**Requirement:** From the entries below, please gather each line containing the string "NULL".

**Task inputs:**
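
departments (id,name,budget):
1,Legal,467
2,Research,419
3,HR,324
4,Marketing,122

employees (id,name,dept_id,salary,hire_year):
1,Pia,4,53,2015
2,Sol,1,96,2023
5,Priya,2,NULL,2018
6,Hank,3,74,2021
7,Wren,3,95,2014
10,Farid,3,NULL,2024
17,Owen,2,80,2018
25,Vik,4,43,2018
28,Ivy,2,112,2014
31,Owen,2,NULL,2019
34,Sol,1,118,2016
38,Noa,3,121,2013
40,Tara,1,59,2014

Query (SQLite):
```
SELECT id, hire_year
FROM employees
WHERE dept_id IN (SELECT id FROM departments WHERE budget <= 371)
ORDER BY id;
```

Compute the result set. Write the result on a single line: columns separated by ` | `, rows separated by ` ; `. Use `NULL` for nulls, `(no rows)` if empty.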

**Solution for this problem:**
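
5,Priya,2,NULL,2018
10,Farid,3,NULL,2024
31,Owen,2,NULL,2019
Compute the result set. Write the result on a single line: columns separated by ` | `, rows separated by ` ; `. Use `NULL` for nulls, `(no rows)` if empty.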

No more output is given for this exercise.